### Assignment
Exactly the lines from the top of the records below through the one containing "proc-B holds (2, 1, 0)" must be set down, with no line added or dropped.

### Provided data
**********

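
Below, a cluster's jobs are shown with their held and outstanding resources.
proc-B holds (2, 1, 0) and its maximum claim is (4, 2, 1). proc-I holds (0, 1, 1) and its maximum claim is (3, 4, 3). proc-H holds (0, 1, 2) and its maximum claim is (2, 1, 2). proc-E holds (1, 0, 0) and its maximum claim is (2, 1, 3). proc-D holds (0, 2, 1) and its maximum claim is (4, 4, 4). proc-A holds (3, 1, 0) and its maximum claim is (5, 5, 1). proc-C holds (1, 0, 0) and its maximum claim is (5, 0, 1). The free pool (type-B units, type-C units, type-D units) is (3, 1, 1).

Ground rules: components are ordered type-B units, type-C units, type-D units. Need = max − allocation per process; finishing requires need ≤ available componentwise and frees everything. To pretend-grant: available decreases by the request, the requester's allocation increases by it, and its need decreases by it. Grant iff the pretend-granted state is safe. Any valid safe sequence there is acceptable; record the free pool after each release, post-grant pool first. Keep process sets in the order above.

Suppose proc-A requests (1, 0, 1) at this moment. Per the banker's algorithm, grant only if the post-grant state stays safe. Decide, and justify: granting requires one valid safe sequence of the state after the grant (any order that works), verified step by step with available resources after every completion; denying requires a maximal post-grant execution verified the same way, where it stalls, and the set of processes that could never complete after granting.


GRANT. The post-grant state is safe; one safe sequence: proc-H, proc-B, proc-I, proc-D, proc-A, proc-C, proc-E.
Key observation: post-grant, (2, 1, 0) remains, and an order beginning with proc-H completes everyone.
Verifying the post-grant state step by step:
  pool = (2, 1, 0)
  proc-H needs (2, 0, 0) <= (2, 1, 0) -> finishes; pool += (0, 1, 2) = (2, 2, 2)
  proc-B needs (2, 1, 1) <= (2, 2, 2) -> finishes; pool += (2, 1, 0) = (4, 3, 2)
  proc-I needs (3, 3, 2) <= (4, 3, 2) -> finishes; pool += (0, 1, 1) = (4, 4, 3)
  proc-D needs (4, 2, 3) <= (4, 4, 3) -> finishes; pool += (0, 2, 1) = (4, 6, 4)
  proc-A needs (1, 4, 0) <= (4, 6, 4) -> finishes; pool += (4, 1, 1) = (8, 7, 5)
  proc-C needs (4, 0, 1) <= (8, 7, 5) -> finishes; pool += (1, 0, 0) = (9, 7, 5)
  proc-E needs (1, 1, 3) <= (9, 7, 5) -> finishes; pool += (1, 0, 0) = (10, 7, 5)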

**********

### Task response
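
Below, a cluster's jobs are shown with their held and outstanding resources.
proc-B holds (2, 1, 0) and its maximum claim is (4, 2, 1). proc-I holds (0, 1, 1) and its maximum claim is (3, 4, 3). proc-H holds (0, 1, 2) and its maximum claim is (2, 1, 2). proc-E holds (1, 0, 0) and its maximum claim is (2, 1, 3). proc-D holds (0, 2, 1) and its maximum claim is (4, 4, 4). proc-A holds (3, 1, 0) and its maximum claim is (5, 5, 1). proc-C holds (1, 0, 0) and its maximum claim is (5, 0, 1). The free pool (type-B units, type-C units, type-D units) is (3, 1, 1).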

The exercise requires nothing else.